<<<<
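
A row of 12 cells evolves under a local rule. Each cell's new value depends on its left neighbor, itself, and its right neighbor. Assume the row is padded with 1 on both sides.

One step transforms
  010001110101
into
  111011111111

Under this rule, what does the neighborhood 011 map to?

1

At position 5 the neighborhood is 011; the next row has 1 there.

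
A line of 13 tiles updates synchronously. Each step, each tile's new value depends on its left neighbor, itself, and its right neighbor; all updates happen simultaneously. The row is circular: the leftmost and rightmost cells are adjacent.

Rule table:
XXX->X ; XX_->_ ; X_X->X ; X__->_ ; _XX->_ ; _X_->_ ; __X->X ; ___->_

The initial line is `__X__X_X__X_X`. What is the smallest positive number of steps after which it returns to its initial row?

13

step 1: _X__X_X__X_X_
step 2: X__X_X__X_X__
step 3: __X_X__X_X__X
step 4: _X_X__X_X__X_
step 5: X_X__X_X__X__
step 6: _X__X_X__X__X
step 7: X__X_X__X__X_
step 8: __X_X__X__X_X
step 9: _X_X__X__X_X_
step 10: X_X__X__X_X__
step 11: _X__X__X_X__X
step 12: X__X__X_X__X_
step 13: __X__X_X__X_X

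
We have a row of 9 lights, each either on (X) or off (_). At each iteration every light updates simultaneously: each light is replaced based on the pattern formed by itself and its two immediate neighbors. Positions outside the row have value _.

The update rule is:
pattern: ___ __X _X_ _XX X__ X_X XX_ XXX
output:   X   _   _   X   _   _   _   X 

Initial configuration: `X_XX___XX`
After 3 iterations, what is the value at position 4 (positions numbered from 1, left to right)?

X

iteration 1: __X__X_X_
iteration 2: X________
iteration 3: __XXXXXXX
position 4 holds X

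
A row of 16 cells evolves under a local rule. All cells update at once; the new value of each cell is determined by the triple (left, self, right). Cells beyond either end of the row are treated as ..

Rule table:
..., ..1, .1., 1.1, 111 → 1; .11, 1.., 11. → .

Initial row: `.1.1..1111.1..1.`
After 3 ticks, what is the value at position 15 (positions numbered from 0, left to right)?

1

tick 1: 1111.1.11.11.11.
tick 2: .11.111..1..1...
tick 3: 1..1.1..11.11.11
position 15 holds 1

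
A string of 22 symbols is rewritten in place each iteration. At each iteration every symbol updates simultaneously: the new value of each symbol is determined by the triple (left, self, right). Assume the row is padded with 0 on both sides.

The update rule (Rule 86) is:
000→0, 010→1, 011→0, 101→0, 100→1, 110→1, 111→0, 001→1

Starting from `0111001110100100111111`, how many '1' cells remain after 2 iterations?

1001110010111111000001
1110011110000001100011
count of 1: 11

11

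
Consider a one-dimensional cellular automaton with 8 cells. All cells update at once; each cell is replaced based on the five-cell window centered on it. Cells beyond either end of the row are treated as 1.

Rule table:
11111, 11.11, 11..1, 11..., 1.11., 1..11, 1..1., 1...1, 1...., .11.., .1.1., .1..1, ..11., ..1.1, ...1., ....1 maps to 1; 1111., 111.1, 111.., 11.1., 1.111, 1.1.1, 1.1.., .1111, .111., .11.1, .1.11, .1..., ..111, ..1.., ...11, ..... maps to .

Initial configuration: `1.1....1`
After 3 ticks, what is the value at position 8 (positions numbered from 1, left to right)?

....11..
111.1111
1..1..11
position 8 holds 1

1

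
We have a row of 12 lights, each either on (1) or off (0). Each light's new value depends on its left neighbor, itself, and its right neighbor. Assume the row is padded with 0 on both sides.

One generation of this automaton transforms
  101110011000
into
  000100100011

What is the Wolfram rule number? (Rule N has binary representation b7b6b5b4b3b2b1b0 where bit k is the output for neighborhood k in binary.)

position 3: 111 → 1  (bit 7 = 1)
position 4: 110 → 0  (bit 6 = 0)
position 1: 101 → 0  (bit 5 = 0)
position 5: 100 → 0  (bit 4 = 0)
position 2: 011 → 0  (bit 3 = 0)
position 0: 010 → 0  (bit 2 = 0)
position 6: 001 → 1  (bit 1 = 1)
position 10: 000 → 1  (bit 0 = 1)
bits b7..b0 = 10000011 = 131

131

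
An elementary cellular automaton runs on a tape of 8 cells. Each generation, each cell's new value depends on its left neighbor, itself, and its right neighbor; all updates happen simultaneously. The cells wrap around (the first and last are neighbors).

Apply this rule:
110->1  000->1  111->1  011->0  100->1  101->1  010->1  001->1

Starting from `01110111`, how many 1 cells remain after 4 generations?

6

10111011
11011101
11101110
01110111
count of 1: 6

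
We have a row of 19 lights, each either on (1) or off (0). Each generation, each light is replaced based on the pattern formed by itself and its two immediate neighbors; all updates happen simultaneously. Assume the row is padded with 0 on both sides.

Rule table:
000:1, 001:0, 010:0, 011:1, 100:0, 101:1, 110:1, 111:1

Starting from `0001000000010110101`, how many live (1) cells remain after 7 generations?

generation 1: 1100011111001111010
generation 2: 1101011111001111100
generation 3: 1110111111001111101
generation 4: 1111111111001111110
generation 5: 1111111111001111110  (fixed point — unchanged through generation 7)
count of 1: 16

16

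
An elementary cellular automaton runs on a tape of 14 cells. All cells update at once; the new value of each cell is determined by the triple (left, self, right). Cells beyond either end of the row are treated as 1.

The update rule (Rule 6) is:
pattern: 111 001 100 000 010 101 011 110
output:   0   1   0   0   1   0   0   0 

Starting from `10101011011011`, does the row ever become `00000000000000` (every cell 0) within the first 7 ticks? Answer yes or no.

no

00101000000000
01101000000001
00001000000010
00011000000110
00100000001000
01100000011001
00000000100010
tick 7 is 00000000100010, still not uniform 0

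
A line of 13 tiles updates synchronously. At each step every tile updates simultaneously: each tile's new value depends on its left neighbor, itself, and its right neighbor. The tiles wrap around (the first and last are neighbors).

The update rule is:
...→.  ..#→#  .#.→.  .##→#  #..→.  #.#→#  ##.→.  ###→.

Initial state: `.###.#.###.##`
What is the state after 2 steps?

step 1: ##..#.##..##.
step 2: #..#.##..##.#

#..#.##..##.#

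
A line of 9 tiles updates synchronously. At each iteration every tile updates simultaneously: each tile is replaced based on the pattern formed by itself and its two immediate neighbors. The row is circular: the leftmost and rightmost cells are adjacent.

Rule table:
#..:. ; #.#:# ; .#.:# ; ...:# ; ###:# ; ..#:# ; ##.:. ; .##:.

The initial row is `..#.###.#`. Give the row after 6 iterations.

####.#.#.

iteration 1: .###.#.##
iteration 2: #.#.###..
iteration 3: ####.#..#
iteration 4: ###.##.#.
iteration 5: .#.#..###
iteration 6: ####.#.#.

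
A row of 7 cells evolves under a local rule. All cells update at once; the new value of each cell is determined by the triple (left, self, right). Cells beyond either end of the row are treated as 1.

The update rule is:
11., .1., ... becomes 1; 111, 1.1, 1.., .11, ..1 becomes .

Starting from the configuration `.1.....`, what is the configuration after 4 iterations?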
>>>>
** WHAT IS REQUIRED **
Write out every entry word for word.

** ANSWER BOX **
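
A row of 12 cells evolves under a local rule. Each cell's new value depends on its left neighbor, itself, and its right neighbor. Assume the row is padded with 1 on both sides.

One step transforms
  010001110101
into
  111011111111

Under this rule, what does the neighborhood 011 map to?

1

At position 5 the neighborhood is 011; the next row has 1 there.

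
A line of 13 tiles updates synchronously. Each step, each tile's new value depends on its left neighbor, itself, and its right neighbor; all updates happen simultaneously. The row is circular: the leftmost and rightmost cells are adjacent.

Rule table:
XXX->X ; XX_->_ ; X_X->X ; X__->_ ; _XX->_ ; _X_->_ ; __X->X ; ___->_

The initial line is `__X__X_X__X_X`. What is the smallest positive number of steps after which it returns to its initial row?

13

step 1: _X__X_X__X_X_
step 2: X__X_X__X_X__
step 3: __X_X__X_X__X
step 4: _X_X__X_X__X_
step 5: X_X__X_X__X__
step 6: _X__X_X__X__X
step 7: X__X_X__X__X_
step 8: __X_X__X__X_X
step 9: _X_X__X__X_X_
step 10: X_X__X__X_X__
step 11: _X__X__X_X__X
step 12: X__X__X_X__X_
step 13: __X__X_X__X_X

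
We have a row of 9 lights, each either on (X) or off (_). At each iteration every light updates simultaneously: each light is replaced based on the pattern formed by itself and its two immediate neighbors. Positions outside the row have value _.

The update rule is:
pattern: ___ __X _X_ _XX X__ X_X XX_ XXX
output:   X   _   _   X   _   _   _   X 

Initial configuration: `X_XX___XX`
After 3 iterations, what is the value at position 4 (positions numbered from 1, left to right)?

X

iteration 1: __X__X_X_
iteration 2: X________
iteration 3: __XXXXXXX
position 4 holds X

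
A row of 16 cells evolves under a local rule. All cells update at once; the new value of each cell is determined by the triple (left, self, right). Cells beyond either end of the row are treated as ..

Rule table:
..., ..1, .1., 1.1, 111 → 1; .11, 1.., 11. → .

Initial row: `.1.1..1111.1..1.`
After 3 ticks, what is the value at position 15 (positions numbered from 0, left to right)?

1

tick 1: 1111.1.11.11.11.
tick 2: .11.111..1..1...
tick 3: 1..1.1..11.11.11
position 15 holds 1

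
A string of 22 symbols is rewritten in place each iteration. At each iteration every symbol updates simultaneously: the new value of each symbol is determined by the triple (left, self, right). Assume the row is padded with 0 on both sides.

The update rule (Rule 86) is:
000→0, 010→1, 011→0, 101→0, 100→1, 110→1, 111→0, 001→1

Starting from `0111001110100100111111`, how many '1' cells remain after 2 iterations?

1001110010111111000001
1110011110000001100011
count of 1: 11

11

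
Consider a one-dimensional cellular automaton with 8 cells. All cells update at once; each cell is replaced based on the five-cell window centered on it. Cells beyond either end of the row are treated as 1.

Rule table:
11111, 11.11, 11..1, 11..., 1.11., 1..11, 1..1., 1...1, 1...., .11.., .1.1., .1..1, ..11., ..1.1, ...1., ....1 maps to 1; 1111., 111.1, 111.., 11.1., 1.111, 1.1.1, 1.1.., .1111, .111., .11.1, .1.11, .1..., ..111, ..1.., ...11, ..... maps to .

Initial configuration: `1.1....1`
After 3 ticks, what is the value at position 8 (positions numbered from 1, left to right)?

....11..
111.1111
1..1..11
position 8 holds 1

1

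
We have a row of 12 lights, each either on (1) or off (0). Each light's new value depends on its left neighbor, itself, and its right neighbor. Assume the row is padded with 0 on both sides.

One generation of this automaton transforms
  101110011000
into
  000100100011

What is the Wolfram rule number? (Rule N has binary representation b7b6b5b4b3b2b1b0 where bit k is the output for neighborhood k in binary.)

position 3: 111 → 1  (bit 7 = 1)
position 4: 110 → 0  (bit 6 = 0)
position 1: 101 → 0  (bit 5 = 0)
position 5: 100 → 0  (bit 4 = 0)
position 2: 011 → 0  (bit 3 = 0)
position 0: 010 → 0  (bit 2 = 0)
position 6: 001 → 1  (bit 1 = 1)
position 10: 000 → 1  (bit 0 = 1)
bits b7..b0 = 10000011 = 131

131

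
An elementary cellular automaton runs on a tape of 8 cells. Each generation, each cell's new value depends on its left neighbor, itself, and its right neighbor; all updates happen simultaneously. The cells wrap around (the first and last are neighbors).

Apply this rule:
110->1  000->1  111->1  011->0  100->1  101->1  010->1  001->1

Starting from `01110111`, how many 1 cells remain after 4 generations?

6

10111011
11011101
11101110
01110111
count of 1: 6

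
We have a row of 19 lights, each either on (1) or off (0). Each generation, each light is replaced based on the pattern formed by itself and its two immediate neighbors; all updates happen simultaneously. Assume the row is padded with 0 on both sides.

Rule table:
000:1, 001:0, 010:0, 011:1, 100:0, 101:1, 110:1, 111:1

Starting from `0001000000010110101`, how many live (1) cells remain after 7 generations?

generation 1: 1100011111001111010
generation 2: 1101011111001111100
generation 3: 1110111111001111101
generation 4: 1111111111001111110
generation 5: 1111111111001111110  (fixed point — unchanged through generation 7)
count of 1: 16

16

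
An elementary cellular automaton runs on a tape of 14 cells. All cells update at once; the new value of each cell is determined by the triple (left, self, right). Cells beyond either end of the row are treated as 1.

The update rule (Rule 6) is:
pattern: 111 001 100 000 010 101 011 110
output:   0   1   0   0   1   0   0   0 

Starting from `10101011011011`, does the row ever become `00000000000000` (every cell 0) within the first 7 ticks? Answer yes or no.

no

00101000000000
01101000000001
00001000000010
00011000000110
00100000001000
01100000011001
00000000100010
tick 7 is 00000000100010, still not uniform 0

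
A line of 13 tiles updates synchronously. At each step every tile updates simultaneously: each tile's new value depends on its left neighbor, itself, and its right neighbor. The tiles wrap around (the first and last are neighbors).

The update rule is:
...→.  ..#→#  .#.→.  .##→#  #..→.  #.#→#  ##.→.  ###→.

Initial state: `.###.#.###.##`
What is the state after 2 steps?

step 1: ##..#.##..##.
step 2: #..#.##..##.#

#..#.##..##.#

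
A line of 9 tiles updates synchronously. At each iteration every tile updates simultaneously: each tile is replaced based on the pattern formed by itself and its two immediate neighbors. The row is circular: the leftmost and rightmost cells are adjacent.

Rule table:
#..:. ; #.#:# ; .#.:# ; ...:# ; ###:# ; ..#:# ; ##.:. ; .##:.

The initial row is `..#.###.#`. Give the row after 6 iterations.

####.#.#.

iteration 1: .###.#.##
iteration 2: #.#.###..
iteration 3: ####.#..#
iteration 4: ###.##.#.
iteration 5: .#.#..###
iteration 6: ####.#.#.

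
A row of 7 cells evolves under a local rule. All cells update at once; the new value of each cell is determined by the triple (left, self, right). Cells beyond either end of the row are treated as 1.

The update rule is:
11., .1., ... becomes 1; 111, 1.1, 1.., .11, ..1 becomes .

Starting from the configuration `.1.....`, what is the configuration after 4 iterations?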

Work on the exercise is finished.